↓
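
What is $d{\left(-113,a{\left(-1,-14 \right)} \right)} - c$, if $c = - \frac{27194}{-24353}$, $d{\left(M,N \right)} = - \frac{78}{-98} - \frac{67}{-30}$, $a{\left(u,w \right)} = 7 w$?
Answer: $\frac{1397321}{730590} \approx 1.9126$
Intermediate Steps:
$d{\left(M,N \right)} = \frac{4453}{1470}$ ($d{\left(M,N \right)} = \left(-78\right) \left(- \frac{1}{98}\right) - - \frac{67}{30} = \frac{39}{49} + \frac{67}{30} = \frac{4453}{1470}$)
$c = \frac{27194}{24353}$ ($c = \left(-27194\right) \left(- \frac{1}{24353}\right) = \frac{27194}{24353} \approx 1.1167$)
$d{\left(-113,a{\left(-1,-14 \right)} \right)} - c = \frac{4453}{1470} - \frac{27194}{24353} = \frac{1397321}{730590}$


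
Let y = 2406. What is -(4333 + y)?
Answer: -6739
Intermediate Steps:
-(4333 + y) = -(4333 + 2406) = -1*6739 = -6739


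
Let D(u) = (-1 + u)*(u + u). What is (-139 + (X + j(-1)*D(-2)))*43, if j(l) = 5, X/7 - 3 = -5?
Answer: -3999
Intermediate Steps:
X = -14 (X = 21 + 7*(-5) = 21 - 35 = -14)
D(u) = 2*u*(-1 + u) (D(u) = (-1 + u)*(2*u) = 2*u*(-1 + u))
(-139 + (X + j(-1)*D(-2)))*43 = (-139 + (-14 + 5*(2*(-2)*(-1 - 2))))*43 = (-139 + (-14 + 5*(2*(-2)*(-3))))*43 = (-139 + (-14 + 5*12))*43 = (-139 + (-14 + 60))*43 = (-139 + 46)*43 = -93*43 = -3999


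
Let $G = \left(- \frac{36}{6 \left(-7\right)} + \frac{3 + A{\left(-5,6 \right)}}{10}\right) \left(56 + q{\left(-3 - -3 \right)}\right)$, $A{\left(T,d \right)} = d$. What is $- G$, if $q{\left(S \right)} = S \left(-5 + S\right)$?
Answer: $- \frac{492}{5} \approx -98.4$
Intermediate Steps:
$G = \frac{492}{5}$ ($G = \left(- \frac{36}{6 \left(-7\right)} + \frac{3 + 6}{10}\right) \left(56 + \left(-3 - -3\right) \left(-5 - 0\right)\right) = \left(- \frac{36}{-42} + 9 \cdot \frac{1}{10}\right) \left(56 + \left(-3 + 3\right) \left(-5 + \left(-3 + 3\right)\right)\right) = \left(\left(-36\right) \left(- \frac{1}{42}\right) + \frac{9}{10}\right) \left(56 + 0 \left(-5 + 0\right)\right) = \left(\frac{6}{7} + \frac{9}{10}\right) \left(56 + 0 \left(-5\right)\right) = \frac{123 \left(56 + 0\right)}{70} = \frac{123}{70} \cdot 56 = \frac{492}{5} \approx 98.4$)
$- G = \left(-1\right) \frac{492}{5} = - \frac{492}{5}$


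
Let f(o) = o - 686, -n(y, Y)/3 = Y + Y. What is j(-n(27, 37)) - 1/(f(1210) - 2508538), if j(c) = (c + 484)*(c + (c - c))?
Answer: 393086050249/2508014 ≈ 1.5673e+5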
↑
↓
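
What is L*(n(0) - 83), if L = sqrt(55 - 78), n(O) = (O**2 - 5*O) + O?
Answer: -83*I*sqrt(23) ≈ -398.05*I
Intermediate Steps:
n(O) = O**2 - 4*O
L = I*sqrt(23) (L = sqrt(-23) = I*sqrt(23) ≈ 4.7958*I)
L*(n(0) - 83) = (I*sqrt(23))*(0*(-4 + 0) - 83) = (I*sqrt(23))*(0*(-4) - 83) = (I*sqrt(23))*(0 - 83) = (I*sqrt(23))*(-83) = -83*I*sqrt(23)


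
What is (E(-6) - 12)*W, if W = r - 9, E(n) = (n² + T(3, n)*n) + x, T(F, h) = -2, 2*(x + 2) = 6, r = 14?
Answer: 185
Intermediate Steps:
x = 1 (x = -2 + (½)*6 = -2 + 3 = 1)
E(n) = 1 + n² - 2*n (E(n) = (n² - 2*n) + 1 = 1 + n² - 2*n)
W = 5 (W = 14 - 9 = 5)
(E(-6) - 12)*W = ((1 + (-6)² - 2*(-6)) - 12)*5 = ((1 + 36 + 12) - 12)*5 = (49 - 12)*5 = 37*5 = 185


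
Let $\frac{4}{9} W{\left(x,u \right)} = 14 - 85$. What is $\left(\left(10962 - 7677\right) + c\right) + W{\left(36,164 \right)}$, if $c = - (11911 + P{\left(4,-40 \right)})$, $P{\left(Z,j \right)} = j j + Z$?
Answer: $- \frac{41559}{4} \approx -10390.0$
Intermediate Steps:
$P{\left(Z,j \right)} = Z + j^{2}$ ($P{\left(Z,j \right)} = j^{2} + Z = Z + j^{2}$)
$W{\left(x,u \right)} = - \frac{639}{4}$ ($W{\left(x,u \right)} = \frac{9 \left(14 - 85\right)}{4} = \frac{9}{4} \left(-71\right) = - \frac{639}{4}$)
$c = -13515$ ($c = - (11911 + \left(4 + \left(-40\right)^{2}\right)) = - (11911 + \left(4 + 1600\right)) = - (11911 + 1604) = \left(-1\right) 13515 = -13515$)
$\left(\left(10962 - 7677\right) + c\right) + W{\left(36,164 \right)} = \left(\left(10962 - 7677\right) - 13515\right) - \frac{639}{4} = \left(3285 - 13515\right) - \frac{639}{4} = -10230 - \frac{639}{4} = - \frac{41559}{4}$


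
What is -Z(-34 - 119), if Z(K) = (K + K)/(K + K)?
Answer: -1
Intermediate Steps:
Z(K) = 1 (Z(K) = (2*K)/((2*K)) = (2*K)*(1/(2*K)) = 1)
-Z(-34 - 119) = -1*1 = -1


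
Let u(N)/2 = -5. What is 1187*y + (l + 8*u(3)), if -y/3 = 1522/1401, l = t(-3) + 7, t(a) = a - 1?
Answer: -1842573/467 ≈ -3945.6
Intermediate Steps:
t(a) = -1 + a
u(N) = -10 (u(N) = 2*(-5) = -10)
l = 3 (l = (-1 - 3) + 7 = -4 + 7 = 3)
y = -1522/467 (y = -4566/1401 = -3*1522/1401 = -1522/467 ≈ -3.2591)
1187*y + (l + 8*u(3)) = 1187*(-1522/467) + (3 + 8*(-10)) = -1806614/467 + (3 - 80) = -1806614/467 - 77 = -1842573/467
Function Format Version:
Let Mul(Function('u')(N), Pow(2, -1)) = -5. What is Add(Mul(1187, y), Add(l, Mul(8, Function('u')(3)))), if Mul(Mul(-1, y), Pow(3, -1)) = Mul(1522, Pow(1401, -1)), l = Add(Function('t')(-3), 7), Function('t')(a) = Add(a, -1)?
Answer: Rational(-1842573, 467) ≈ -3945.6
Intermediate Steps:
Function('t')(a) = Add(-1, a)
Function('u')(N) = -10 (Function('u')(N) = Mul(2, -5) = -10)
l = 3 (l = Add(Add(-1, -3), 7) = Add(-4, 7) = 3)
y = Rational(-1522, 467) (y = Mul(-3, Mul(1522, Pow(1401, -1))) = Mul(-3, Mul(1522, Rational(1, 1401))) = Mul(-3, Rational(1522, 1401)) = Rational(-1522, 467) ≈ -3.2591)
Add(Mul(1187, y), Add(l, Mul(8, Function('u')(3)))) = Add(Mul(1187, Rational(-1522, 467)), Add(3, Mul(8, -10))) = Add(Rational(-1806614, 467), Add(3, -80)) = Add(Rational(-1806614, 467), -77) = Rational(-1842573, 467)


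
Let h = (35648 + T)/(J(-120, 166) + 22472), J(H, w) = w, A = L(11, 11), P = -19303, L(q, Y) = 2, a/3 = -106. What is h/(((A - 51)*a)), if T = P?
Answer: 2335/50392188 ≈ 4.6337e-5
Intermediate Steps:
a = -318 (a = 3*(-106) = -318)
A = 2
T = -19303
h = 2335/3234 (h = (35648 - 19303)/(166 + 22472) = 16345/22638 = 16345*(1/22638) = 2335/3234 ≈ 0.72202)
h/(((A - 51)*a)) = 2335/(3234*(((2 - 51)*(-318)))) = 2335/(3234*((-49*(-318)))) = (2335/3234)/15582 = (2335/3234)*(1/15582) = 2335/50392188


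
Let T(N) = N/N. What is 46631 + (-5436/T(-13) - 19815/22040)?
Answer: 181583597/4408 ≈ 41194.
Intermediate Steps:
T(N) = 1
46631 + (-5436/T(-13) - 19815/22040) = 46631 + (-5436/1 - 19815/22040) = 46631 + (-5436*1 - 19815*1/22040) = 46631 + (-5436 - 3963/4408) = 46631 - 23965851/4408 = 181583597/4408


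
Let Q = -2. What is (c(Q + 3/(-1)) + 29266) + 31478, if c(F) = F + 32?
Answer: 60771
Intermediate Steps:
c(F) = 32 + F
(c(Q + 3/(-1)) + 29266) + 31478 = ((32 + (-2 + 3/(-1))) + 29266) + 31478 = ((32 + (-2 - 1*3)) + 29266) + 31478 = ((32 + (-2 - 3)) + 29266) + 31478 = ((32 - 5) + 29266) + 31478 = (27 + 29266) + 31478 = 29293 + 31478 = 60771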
↑
↓
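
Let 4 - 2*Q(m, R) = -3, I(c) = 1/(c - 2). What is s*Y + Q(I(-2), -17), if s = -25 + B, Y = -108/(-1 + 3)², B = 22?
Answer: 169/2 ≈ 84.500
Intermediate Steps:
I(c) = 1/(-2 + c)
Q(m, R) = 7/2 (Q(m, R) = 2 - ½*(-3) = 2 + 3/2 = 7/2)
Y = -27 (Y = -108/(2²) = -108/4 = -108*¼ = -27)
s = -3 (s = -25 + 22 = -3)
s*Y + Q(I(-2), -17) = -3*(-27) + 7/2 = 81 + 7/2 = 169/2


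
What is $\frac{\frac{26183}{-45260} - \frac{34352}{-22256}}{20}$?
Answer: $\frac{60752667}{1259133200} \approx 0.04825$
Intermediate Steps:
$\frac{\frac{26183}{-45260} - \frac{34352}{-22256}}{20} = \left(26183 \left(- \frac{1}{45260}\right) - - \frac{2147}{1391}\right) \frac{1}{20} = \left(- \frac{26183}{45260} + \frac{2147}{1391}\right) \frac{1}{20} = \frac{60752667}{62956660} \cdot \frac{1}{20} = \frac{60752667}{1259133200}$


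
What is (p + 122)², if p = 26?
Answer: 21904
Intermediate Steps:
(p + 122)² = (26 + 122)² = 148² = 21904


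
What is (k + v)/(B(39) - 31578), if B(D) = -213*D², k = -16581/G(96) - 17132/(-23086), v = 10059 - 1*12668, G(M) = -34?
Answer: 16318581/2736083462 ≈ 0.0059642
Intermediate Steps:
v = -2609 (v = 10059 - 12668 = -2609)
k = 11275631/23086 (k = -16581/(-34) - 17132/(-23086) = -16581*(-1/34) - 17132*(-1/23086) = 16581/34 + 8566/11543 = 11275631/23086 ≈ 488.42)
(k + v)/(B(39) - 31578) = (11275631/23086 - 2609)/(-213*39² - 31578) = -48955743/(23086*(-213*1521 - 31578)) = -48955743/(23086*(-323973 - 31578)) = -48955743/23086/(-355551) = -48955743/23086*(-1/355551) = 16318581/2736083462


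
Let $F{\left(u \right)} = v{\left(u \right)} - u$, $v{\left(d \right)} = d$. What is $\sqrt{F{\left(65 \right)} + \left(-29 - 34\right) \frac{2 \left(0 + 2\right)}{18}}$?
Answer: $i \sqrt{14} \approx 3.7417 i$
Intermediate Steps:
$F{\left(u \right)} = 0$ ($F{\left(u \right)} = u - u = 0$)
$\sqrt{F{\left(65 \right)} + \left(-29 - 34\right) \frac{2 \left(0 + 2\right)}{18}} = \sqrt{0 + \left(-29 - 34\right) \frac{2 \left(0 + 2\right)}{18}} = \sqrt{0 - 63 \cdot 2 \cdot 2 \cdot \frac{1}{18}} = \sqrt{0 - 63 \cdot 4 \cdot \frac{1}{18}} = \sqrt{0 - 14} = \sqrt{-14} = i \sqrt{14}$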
↑
• [EXERCISE PROMPT]: Of the entries above, repeat exactly the lines between the line with "Let y = 2406. What is -(4333 + y)?" and the line with "Answer: -3999", inclusive, and no others.

• [RESPONSE TO THE EXERCISE]:
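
Let y = 2406. What is -(4333 + y)?
Answer: -6739
Intermediate Steps:
-(4333 + y) = -(4333 + 2406) = -1*6739 = -6739


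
Let D(u) = (-1 + u)*(u + u). What is (-139 + (X + j(-1)*D(-2)))*43, if j(l) = 5, X/7 - 3 = -5?
Answer: -3999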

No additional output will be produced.